**ACTION ITEM**
In the data below, find every line with the string "trips" and pull it out.
--- DATA ---
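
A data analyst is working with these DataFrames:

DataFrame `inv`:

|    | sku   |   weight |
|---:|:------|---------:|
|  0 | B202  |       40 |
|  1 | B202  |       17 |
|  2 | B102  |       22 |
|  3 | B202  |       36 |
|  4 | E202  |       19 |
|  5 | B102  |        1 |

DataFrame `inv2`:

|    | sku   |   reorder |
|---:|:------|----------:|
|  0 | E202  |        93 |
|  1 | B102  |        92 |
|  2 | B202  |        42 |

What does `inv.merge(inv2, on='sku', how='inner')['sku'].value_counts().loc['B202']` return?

merge on 'sku' (how='inner') → 6 rows:
    sku  weight  reorder
0  B202      40       42
1  B202      17       42
2  B102      22       92
3  B202      36       42
4  E202      19       93
5  B102       1       92
value_counts of sku:
sku
B202    3
B102    2
E202    1
Name: count, dtype: int64
Then the value at index 'B202': 3

3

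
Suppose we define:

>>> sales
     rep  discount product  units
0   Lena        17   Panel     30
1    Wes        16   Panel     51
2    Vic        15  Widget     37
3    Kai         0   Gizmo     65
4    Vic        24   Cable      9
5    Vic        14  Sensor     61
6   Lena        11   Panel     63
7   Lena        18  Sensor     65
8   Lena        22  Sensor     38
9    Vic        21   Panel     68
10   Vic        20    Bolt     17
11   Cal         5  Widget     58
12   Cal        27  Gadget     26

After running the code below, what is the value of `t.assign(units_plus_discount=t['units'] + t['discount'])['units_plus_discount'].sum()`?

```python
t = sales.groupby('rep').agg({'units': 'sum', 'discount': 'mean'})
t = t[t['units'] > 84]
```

423.8

group by rep: sum(units), mean(discount):
      units  discount
rep                  
Cal      84      16.0
Kai      65       0.0
Lena    196      17.0
Vic     192      18.8
Wes      51      16.0
filter rows where units > 84:
      units  discount
rep                  
Lena    196      17.0
Vic     192      18.8
add column units_plus_discount = t['units'] + t['discount']:
      units  discount  units_plus_discount
rep                                       
Lena    196      17.0                213.0
Vic     192      18.8                210.8
Hence 423.8.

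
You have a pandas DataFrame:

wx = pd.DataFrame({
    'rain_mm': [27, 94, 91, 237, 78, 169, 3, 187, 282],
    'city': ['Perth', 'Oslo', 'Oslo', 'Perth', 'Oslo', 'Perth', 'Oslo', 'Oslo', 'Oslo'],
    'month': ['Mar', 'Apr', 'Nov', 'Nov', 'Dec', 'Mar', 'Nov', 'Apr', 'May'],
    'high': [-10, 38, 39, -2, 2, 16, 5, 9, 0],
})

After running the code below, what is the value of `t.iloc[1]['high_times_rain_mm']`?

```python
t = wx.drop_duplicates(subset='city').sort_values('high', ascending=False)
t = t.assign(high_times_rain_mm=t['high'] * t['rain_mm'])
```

-270

drop duplicate city (keep=first):
   rain_mm   city month  high
0       27  Perth   Mar   -10
1       94   Oslo   Apr    38
sort by high descending:
   rain_mm   city month  high
1       94   Oslo   Apr    38
0       27  Perth   Mar   -10
add column high_times_rain_mm = t['high'] * t['rain_mm']:
   rain_mm   city month  high  high_times_rain_mm
1       94   Oslo   Apr    38                3572
0       27  Perth   Mar   -10                -270
Hence -270.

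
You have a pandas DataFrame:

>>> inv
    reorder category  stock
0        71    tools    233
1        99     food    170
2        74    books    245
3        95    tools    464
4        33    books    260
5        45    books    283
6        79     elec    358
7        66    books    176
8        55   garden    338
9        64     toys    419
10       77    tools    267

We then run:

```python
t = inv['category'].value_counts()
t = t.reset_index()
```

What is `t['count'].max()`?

value_counts of category:
category
books     4
tools     3
food      1
elec      1
garden    1
toys      1
Name: count, dtype: int64
reset_index():
  category  count
0    books      4
1    tools      3
2     food      1
3     elec      1
4   garden      1
5     toys      1
Reading off the max of column 'count', we get 4.

4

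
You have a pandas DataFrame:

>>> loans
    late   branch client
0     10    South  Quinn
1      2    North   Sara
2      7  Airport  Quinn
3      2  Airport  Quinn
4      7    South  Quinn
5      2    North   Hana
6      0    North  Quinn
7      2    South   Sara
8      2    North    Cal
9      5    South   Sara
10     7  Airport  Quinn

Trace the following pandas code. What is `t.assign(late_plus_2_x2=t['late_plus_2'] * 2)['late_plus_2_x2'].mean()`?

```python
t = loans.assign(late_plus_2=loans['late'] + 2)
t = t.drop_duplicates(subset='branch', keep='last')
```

13.3333333333

add column late_plus_2 = loans['late'] + 2:
    late   branch client  late_plus_2
0     10    South  Quinn           12
1      2    North   Sara            4
2      7  Airport  Quinn            9
3      2  Airport  Quinn            4
4      7    South  Quinn            9
5      2    North   Hana            4
6      0    North  Quinn            2
7      2    South   Sara            4
8      2    North    Cal            4
9      5    South   Sara            7
10     7  Airport  Quinn            9
drop duplicate branch (keep=last):
    late   branch client  late_plus_2
8      2    North    Cal            4
9      5    South   Sara            7
10     7  Airport  Quinn            9
add column late_plus_2_x2 = t['late_plus_2'] * 2:
    late   branch client  late_plus_2  late_plus_2_x2
8      2    North    Cal            4               8
9      5    South   Sara            7              14
10     7  Airport  Quinn            9              18
The mean of column 'late_plus_2_x2' is 13.3333333333.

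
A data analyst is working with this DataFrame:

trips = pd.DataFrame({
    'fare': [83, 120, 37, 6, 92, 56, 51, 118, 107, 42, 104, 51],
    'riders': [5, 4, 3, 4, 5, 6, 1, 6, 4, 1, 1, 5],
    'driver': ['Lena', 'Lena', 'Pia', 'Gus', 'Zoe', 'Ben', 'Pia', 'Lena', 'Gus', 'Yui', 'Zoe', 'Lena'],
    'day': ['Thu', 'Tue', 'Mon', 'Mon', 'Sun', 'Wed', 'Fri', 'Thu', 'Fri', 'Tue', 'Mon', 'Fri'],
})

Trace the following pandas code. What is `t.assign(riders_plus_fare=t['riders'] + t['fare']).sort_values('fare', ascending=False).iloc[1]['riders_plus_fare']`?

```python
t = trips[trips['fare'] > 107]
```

filter rows where fare > 107:
   fare  riders driver  day
1   120       4   Lena  Tue
7   118       6   Lena  Thu
add column riders_plus_fare = t['riders'] + t['fare']:
   fare  riders driver  day  riders_plus_fare
1   120       4   Lena  Tue               124
7   118       6   Lena  Thu               124
sort by fare descending:
   fare  riders driver  day  riders_plus_fare
1   120       4   Lena  Tue               124
7   118       6   Lena  Thu               124

124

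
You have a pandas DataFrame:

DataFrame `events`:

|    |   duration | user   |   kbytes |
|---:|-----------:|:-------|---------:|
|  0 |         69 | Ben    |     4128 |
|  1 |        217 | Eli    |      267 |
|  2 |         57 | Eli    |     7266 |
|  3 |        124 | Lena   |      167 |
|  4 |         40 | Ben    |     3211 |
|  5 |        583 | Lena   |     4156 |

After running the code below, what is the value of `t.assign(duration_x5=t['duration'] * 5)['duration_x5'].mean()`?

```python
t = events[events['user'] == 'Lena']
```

filter rows where user == 'Lena':
   duration  user  kbytes
3       124  Lena     167
5       583  Lena    4156
add column duration_x5 = t['duration'] * 5:
   duration  user  kbytes  duration_x5
3       124  Lena     167          620
5       583  Lena    4156         2915
Hence 1767.5.

1767.5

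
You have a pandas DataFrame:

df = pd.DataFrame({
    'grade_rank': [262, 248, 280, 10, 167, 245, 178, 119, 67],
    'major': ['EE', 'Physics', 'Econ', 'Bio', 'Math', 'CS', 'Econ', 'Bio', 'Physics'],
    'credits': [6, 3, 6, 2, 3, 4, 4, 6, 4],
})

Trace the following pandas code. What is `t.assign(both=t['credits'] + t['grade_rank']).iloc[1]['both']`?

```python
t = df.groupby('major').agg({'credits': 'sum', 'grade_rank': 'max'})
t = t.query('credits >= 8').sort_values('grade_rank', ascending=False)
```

group by major: sum(credits), max(grade_rank):
         credits  grade_rank
major                       
Bio            8         119
CS             4         245
EE             6         262
Econ          10         280
Math           3         167
Physics        7         248
filter rows where credits >= 8:
       credits  grade_rank
major                     
Bio          8         119
Econ        10         280
sort by grade_rank descending:
       credits  grade_rank
major                     
Econ        10         280
Bio          8         119
add column both = t['credits'] + t['grade_rank']:
       credits  grade_rank  both
major                           
Econ        10         280   290
Bio          8         119   127
Hence 127.

127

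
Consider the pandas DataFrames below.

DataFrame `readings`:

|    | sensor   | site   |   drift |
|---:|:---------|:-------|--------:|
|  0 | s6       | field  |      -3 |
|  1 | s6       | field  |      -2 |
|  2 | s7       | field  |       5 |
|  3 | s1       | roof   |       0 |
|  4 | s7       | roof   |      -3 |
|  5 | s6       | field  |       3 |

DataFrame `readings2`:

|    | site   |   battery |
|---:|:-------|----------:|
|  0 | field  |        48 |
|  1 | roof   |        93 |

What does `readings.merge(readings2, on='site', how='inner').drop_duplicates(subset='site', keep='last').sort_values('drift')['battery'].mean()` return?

70.5

merge on 'site' (how='inner') → 6 rows:
  sensor   site  drift  battery
0     s6  field     -3       48
1     s6  field     -2       48
2     s7  field      5       48
3     s1   roof      0       93
4     s7   roof     -3       93
5     s6  field      3       48
drop duplicate site (keep=last):
  sensor   site  drift  battery
4     s7   roof     -3       93
5     s6  field      3       48
sort by drift:
  sensor   site  drift  battery
4     s7   roof     -3       93
5     s6  field      3       48
mean of column 'battery' → 70.5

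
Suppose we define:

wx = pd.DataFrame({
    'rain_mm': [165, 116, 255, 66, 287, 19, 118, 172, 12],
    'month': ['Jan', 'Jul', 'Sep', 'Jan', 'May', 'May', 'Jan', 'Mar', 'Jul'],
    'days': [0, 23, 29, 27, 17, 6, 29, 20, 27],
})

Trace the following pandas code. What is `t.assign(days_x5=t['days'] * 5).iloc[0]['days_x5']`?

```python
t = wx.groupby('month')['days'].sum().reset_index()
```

280

group by month, sum of days:
month
Jan    56
Jul    50
Mar    20
May    23
Sep    29
Name: days, dtype: int64
reset_index():
  month  days
0   Jan    56
1   Jul    50
2   Mar    20
3   May    23
4   Sep    29
add column days_x5 = t['days'] * 5:
  month  days  days_x5
0   Jan    56      280
1   Jul    50      250
2   Mar    20      100
3   May    23      115
4   Sep    29      145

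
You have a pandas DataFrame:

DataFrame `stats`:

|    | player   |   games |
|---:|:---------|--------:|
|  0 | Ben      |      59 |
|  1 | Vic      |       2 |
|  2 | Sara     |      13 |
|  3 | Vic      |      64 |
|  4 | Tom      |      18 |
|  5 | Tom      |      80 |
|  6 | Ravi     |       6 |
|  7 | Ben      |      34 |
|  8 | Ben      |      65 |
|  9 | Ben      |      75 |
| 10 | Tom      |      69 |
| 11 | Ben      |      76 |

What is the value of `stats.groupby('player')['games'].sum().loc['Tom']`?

167

group by player, sum of games:
player
Ben     309
Ravi      6
Sara     13
Tom     167
Vic      66
Name: games, dtype: int64
So loc['Tom'] = 167.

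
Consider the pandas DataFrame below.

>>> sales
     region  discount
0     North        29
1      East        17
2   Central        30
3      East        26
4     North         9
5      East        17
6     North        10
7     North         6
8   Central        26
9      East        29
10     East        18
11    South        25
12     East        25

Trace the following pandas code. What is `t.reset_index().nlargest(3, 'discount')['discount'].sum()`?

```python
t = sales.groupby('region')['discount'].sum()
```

242

group by region, sum of discount:
region
Central     56
East       132
North       54
South       25
Name: discount, dtype: int64
reset_index():
    region  discount
0  Central        56
1     East       132
2    North        54
3    South        25
take 3 rows with largest discount:
    region  discount
1     East       132
0  Central        56
2    North        54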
---
**EXERCISE SOLUTION**
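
trips = pd.DataFrame({
t = trips[trips['fare'] > 107]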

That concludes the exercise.